**What to do:** Each line that contains the word "Answer" is to be copied from the records below.

**Material for this task:**

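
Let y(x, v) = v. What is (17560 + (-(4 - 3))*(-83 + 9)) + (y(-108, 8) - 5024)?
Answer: 12618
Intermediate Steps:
(17560 + (-(4 - 3))*(-83 + 9)) + (y(-108, 8) - 5024) = (17560 + (-(4 - 3))*(-83 + 9)) + (8 - 5024) = (17560 - 1*1*(-74)) - 5016 = (17560 - 1*(-74)) - 5016 = (17560 + 74) - 5016 = 17634 - 5016 = 12618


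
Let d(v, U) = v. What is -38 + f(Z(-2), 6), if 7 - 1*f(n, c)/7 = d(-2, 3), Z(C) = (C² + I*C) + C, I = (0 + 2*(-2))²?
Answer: 25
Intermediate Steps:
I = 16 (I = (0 - 4)² = (-4)² = 16)
Z(C) = C² + 17*C (Z(C) = (C² + 16*C) + C = C² + 17*C)
f(n, c) = 63 (f(n, c) = 49 - 7*(-2) = 49 + 14 = 63)
-38 + f(Z(-2), 6) = -38 + 63 = 25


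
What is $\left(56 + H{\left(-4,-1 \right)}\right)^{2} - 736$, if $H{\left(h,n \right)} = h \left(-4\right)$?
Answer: $4448$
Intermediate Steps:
$H{\left(h,n \right)} = - 4 h$
$\left(56 + H{\left(-4,-1 \right)}\right)^{2} - 736 = \left(56 - -16\right)^{2} - 736 = \left(56 + 16\right)^{2} - 736 = 72^{2} - 736 = 5184 - 736 = 4448$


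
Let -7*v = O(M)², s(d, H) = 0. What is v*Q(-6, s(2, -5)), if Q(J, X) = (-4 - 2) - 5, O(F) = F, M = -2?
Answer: 44/7 ≈ 6.2857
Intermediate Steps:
Q(J, X) = -11 (Q(J, X) = -6 - 5 = -11)
v = -4/7 (v = -⅐*(-2)² = -⅐*4 = -4/7 ≈ -0.57143)
v*Q(-6, s(2, -5)) = -4/7*(-11) = 44/7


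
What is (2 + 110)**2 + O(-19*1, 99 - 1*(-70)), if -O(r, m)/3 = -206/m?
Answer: 2120554/169 ≈ 12548.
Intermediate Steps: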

**Response area:**
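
Answer: 12618
Answer: 25
Answer: $4448$
Answer: 44/7 ≈ 6.2857
Answer: 2120554/169 ≈ 12548.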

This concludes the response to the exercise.